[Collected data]

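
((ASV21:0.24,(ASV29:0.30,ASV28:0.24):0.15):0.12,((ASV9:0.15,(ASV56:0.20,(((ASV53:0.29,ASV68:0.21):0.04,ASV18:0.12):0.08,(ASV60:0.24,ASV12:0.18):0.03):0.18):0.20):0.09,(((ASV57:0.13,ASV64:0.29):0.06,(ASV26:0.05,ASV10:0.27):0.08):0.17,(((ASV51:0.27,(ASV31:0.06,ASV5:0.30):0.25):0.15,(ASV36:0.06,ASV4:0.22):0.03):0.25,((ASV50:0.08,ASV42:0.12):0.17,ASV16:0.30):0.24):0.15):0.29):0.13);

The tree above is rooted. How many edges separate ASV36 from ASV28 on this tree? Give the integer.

9

The MRCA of ASV36 and ASV28 is the root of the tree.
From ASV36 up to that node: 6 branches. From ASV28 up to the same node: 3 branches. Total: 6 + 3 = 9.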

• [WORK ITEM]
All lines from the one containing "The tree above" through the last line of the data must be set down exactly. No other lines belong in the answer.

• [FINISHED EXERCISE]
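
The tree above is rooted. How many edges separate ASV36 from ASV28 on this tree? Give the integer.

9

The MRCA of ASV36 and ASV28 is the root of the tree.
From ASV36 up to that node: 6 branches. From ASV28 up to the same node: 3 branches. Total: 6 + 3 = 9.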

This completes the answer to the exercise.